Type out every entry again, character for character.

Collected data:
/---

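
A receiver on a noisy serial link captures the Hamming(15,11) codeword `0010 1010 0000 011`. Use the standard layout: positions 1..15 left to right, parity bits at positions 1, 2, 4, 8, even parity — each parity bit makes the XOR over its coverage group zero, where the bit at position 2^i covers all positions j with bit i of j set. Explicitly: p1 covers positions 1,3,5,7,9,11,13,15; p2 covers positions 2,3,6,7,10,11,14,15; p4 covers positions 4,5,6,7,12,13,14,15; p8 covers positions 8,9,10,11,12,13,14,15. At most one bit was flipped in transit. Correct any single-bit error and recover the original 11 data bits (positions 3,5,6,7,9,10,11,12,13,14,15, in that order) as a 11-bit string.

s1: b1⊕b3⊕b5⊕b7⊕b9⊕b11⊕b13⊕b15 = 0⊕1⊕1⊕1⊕0⊕0⊕0⊕1 = 0
s2: b2⊕b3⊕b6⊕b7⊕b10⊕b11⊕b14⊕b15 = 0⊕1⊕0⊕1⊕0⊕0⊕1⊕1 = 0
s4: b4⊕b5⊕b6⊕b7⊕b12⊕b13⊕b14⊕b15 = 0⊕1⊕0⊕1⊕0⊕0⊕1⊕1 = 0
s8: b8⊕b9⊕b10⊕b11⊕b12⊕b13⊕b14⊕b15 = 0⊕0⊕0⊕0⊕0⊕0⊕1⊕1 = 0
Syndrome (s8...s1) = 0000 → position 0 (no error).
No correction needed.
Data bits at positions 3,5,6,7,9,10,11,12,13,14,15: 11010000011

11010000011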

\---

• _Written reply_:
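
A receiver on a noisy serial link captures the Hamming(15,11) codeword `0010 1010 0000 011`. Use the standard layout: positions 1..15 left to right, parity bits at positions 1, 2, 4, 8, even parity — each parity bit makes the XOR over its coverage group zero, where the bit at position 2^i covers all positions j with bit i of j set. Explicitly: p1 covers positions 1,3,5,7,9,11,13,15; p2 covers positions 2,3,6,7,10,11,14,15; p4 covers positions 4,5,6,7,12,13,14,15; p8 covers positions 8,9,10,11,12,13,14,15. At most one bit was flipped in transit. Correct any single-bit error and recover the original 11 data bits (positions 3,5,6,7,9,10,11,12,13,14,15, in that order) as a 11-bit string.

s1: b1⊕b3⊕b5⊕b7⊕b9⊕b11⊕b13⊕b15 = 0⊕1⊕1⊕1⊕0⊕0⊕0⊕1 = 0
s2: b2⊕b3⊕b6⊕b7⊕b10⊕b11⊕b14⊕b15 = 0⊕1⊕0⊕1⊕0⊕0⊕1⊕1 = 0
s4: b4⊕b5⊕b6⊕b7⊕b12⊕b13⊕b14⊕b15 = 0⊕1⊕0⊕1⊕0⊕0⊕1⊕1 = 0
s8: b8⊕b9⊕b10⊕b11⊕b12⊕b13⊕b14⊕b15 = 0⊕0⊕0⊕0⊕0⊕0⊕1⊕1 = 0
Syndrome (s8...s1) = 0000 → position 0 (no error).
No correction needed.
Data bits at positions 3,5,6,7,9,10,11,12,13,14,15: 11010000011

11010000011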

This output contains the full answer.